# Task objective
Repeat precisely the span of lines below that opens with the line containing "An ammonia refrigerant" and closes with the line containing "- insulating firebrick: 150", both included.

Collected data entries
=-=-=-=-=
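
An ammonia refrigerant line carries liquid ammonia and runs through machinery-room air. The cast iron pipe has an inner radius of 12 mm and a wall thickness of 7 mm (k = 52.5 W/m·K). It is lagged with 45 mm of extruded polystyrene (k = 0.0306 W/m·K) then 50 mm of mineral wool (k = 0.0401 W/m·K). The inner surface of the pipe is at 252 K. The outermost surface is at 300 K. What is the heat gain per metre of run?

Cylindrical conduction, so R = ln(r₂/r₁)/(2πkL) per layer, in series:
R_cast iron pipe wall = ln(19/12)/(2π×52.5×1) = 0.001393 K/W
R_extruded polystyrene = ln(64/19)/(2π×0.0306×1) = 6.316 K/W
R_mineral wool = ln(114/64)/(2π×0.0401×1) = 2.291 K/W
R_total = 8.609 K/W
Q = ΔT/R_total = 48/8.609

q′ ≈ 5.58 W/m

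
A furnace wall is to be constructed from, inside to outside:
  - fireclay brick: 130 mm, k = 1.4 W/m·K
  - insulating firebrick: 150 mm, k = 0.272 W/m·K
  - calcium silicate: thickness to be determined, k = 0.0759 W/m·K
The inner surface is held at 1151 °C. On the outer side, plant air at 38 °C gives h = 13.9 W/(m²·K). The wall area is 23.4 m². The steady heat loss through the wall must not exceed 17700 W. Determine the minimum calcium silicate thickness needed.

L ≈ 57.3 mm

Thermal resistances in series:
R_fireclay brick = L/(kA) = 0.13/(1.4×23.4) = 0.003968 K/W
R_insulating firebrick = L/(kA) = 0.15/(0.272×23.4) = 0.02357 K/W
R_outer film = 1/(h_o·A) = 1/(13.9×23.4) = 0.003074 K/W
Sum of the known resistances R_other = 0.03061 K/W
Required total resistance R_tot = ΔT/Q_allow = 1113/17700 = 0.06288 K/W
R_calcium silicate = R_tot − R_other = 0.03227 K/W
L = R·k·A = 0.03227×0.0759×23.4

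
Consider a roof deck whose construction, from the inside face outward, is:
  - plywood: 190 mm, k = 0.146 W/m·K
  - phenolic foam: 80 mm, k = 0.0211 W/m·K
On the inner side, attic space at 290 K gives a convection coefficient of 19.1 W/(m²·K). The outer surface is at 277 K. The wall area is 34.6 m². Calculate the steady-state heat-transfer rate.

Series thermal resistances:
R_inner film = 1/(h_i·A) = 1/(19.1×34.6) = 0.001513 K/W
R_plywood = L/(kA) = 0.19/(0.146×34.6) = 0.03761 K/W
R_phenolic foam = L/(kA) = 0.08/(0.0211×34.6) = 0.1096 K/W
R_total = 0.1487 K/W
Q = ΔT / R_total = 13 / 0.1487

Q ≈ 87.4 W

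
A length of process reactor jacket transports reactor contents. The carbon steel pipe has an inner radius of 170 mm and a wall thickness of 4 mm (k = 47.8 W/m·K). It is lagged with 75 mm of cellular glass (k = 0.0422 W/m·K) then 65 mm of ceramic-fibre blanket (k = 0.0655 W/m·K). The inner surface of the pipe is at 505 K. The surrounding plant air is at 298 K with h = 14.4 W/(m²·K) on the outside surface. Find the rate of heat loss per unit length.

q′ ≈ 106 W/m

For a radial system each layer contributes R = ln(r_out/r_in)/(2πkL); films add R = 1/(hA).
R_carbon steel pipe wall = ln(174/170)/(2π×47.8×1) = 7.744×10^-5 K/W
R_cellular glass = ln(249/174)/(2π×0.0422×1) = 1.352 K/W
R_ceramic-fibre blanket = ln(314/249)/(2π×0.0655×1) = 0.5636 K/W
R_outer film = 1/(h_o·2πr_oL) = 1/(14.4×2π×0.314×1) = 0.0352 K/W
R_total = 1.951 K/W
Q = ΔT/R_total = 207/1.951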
=-=-=-=-=
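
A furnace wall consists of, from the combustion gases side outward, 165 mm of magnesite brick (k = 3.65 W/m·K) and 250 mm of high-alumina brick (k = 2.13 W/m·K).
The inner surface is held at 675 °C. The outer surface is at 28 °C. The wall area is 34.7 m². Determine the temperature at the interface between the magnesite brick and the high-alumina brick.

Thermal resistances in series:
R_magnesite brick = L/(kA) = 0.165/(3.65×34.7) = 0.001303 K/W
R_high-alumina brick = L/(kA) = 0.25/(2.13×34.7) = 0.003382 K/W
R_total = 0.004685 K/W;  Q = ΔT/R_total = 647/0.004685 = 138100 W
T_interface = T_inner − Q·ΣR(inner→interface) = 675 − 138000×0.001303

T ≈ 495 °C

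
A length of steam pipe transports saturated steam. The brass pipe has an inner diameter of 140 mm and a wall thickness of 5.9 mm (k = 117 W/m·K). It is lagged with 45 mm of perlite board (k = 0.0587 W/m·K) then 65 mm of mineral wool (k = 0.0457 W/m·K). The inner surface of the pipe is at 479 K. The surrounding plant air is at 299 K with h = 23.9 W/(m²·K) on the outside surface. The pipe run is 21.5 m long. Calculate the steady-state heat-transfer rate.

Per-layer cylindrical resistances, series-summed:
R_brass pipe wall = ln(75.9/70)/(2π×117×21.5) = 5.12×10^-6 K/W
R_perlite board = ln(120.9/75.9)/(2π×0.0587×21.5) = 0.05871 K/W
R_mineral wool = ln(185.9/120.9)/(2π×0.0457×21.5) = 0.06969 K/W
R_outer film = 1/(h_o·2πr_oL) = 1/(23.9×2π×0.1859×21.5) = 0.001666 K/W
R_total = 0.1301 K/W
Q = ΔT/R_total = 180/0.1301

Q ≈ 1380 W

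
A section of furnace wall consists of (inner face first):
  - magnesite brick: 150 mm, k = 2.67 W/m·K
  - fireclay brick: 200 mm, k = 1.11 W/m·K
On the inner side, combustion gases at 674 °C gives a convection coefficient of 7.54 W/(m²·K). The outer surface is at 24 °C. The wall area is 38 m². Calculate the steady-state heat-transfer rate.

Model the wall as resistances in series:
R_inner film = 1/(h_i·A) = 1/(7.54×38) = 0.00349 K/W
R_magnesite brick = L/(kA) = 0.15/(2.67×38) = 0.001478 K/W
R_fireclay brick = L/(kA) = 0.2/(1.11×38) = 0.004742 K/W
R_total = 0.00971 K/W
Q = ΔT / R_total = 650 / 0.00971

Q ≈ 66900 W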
=-=-=-=-=
# The answer
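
An ammonia refrigerant line carries liquid ammonia and runs through machinery-room air. The cast iron pipe has an inner radius of 12 mm and a wall thickness of 7 mm (k = 52.5 W/m·K). It is lagged with 45 mm of extruded polystyrene (k = 0.0306 W/m·K) then 50 mm of mineral wool (k = 0.0401 W/m·K). The inner surface of the pipe is at 252 K. The outermost surface is at 300 K. What is the heat gain per metre of run?

Cylindrical conduction, so R = ln(r₂/r₁)/(2πkL) per layer, in series:
R_cast iron pipe wall = ln(19/12)/(2π×52.5×1) = 0.001393 K/W
R_extruded polystyrene = ln(64/19)/(2π×0.0306×1) = 6.316 K/W
R_mineral wool = ln(114/64)/(2π×0.0401×1) = 2.291 K/W
R_total = 8.609 K/W
Q = ΔT/R_total = 48/8.609

q′ ≈ 5.58 W/m

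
A furnace wall is to be constructed from, inside to outside:
  - fireclay brick: 130 mm, k = 1.4 W/m·K
  - insulating firebrick: 150 mm, k = 0.272 W/m·K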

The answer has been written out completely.